_Exercise aim_: Write out the records below once more, exactly and completely.

_Dataset excerpts_:
"""

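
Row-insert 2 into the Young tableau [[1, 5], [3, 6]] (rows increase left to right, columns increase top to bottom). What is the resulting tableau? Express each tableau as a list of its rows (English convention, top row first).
[[1, 2], [3, 5], [6]]

In row 1, 2 replaces 5 (the leftmost entry greater than 2); 5 is bumped to row 2. In row 2, 5 replaces 6 (the leftmost entry greater than 5); 6 is bumped to row 3. 6 starts a new row 3. The new tableau is [[1, 2], [3, 5], [6]].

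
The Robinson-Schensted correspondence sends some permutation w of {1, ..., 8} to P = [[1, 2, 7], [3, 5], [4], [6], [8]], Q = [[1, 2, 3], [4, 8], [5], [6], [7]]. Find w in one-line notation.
4 6 8 7 5 3 1 2

Reverse the RSK construction: for i from n down to 1, find the cell of Q containing i, remove the entry at that cell from P, and reverse-bump it up through P; the value ejected from row 1 is w(i).

Step i=8: Q has 8 at row 2, column 2; remove 5 from row 2 of P and reverse-bump: 5 enters row 1 and ejects 2. So w(8) = 2. P is now [[1, 5, 7], [3], [4], [6], [8]].
Step i=7: Q has 7 at row 5, column 1; remove 8 from row 5 of P and reverse-bump: 8 enters row 4 and ejects 6; 6 enters row 3 and ejects 4; 4 enters row 2 and ejects 3; 3 enters row 1 and ejects 1. So w(7) = 1. P is now [[3, 5, 7], [4], [6], [8]].
Step i=6: Q has 6 at row 4, column 1; remove 8 from row 4 of P and reverse-bump: 8 enters row 3 and ejects 6; 6 enters row 2 and ejects 4; 4 enters row 1 and ejects 3. So w(6) = 3. P is now [[4, 5, 7], [6], [8]].
Step i=5: Q has 5 at row 3, column 1; remove 8 from row 3 of P and reverse-bump: 8 enters row 2 and ejects 6; 6 enters row 1 and ejects 5. So w(5) = 5. P is now [[4, 6, 7], [8]].
Step i=4: Q has 4 at row 2, column 1; remove 8 from row 2 of P and reverse-bump: 8 enters row 1 and ejects 7. So w(4) = 7. P is now [[4, 6, 8]].
Step i=3: Q has 3 at row 1, column 3; remove that cell from P, ejecting 8. So w(3) = 8. P is now [[4, 6]].
Step i=2: Q has 2 at row 1, column 2; remove that cell from P, ejecting 6. So w(2) = 6. P is now [[4]].
Step i=1: Q has 1 at row 1, column 1; remove that cell from P, ejecting 4. So w(1) = 4. P is now [].

So w = 4 6 8 7 5 3 1 2.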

"""

_Expected answer_:
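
Row-insert 2 into the Young tableau [[1, 5], [3, 6]] (rows increase left to right, columns increase top to bottom). What is the resulting tableau? Express each tableau as a list of its rows (English convention, top row first).
[[1, 2], [3, 5], [6]]

In row 1, 2 replaces 5 (the leftmost entry greater than 2); 5 is bumped to row 2. In row 2, 5 replaces 6 (the leftmost entry greater than 5); 6 is bumped to row 3. 6 starts a new row 3. The new tableau is [[1, 2], [3, 5], [6]].

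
The Robinson-Schensted correspondence sends some permutation w of {1, ..., 8} to P = [[1, 2, 7], [3, 5], [4], [6], [8]], Q = [[1, 2, 3], [4, 8], [5], [6], [7]]. Find w in one-line notation.
4 6 8 7 5 3 1 2

Reverse the RSK construction: for i from n down to 1, find the cell of Q containing i, remove the entry at that cell from P, and reverse-bump it up through P; the value ejected from row 1 is w(i).

Step i=8: Q has 8 at row 2, column 2; remove 5 from row 2 of P and reverse-bump: 5 enters row 1 and ejects 2. So w(8) = 2. P is now [[1, 5, 7], [3], [4], [6], [8]].
Step i=7: Q has 7 at row 5, column 1; remove 8 from row 5 of P and reverse-bump: 8 enters row 4 and ejects 6; 6 enters row 3 and ejects 4; 4 enters row 2 and ejects 3; 3 enters row 1 and ejects 1. So w(7) = 1. P is now [[3, 5, 7], [4], [6], [8]].
Step i=6: Q has 6 at row 4, column 1; remove 8 from row 4 of P and reverse-bump: 8 enters row 3 and ejects 6; 6 enters row 2 and ejects 4; 4 enters row 1 and ejects 3. So w(6) = 3. P is now [[4, 5, 7], [6], [8]].
Step i=5: Q has 5 at row 3, column 1; remove 8 from row 3 of P and reverse-bump: 8 enters row 2 and ejects 6; 6 enters row 1 and ejects 5. So w(5) = 5. P is now [[4, 6, 7], [8]].
Step i=4: Q has 4 at row 2, column 1; remove 8 from row 2 of P and reverse-bump: 8 enters row 1 and ejects 7. So w(4) = 7. P is now [[4, 6, 8]].
Step i=3: Q has 3 at row 1, column 3; remove that cell from P, ejecting 8. So w(3) = 8. P is now [[4, 6]].
Step i=2: Q has 2 at row 1, column 2; remove that cell from P, ejecting 6. So w(2) = 6. P is now [[4]].
Step i=1: Q has 1 at row 1, column 1; remove that cell from P, ejecting 4. So w(1) = 4. P is now [].

So w = 4 6 8 7 5 3 1 2.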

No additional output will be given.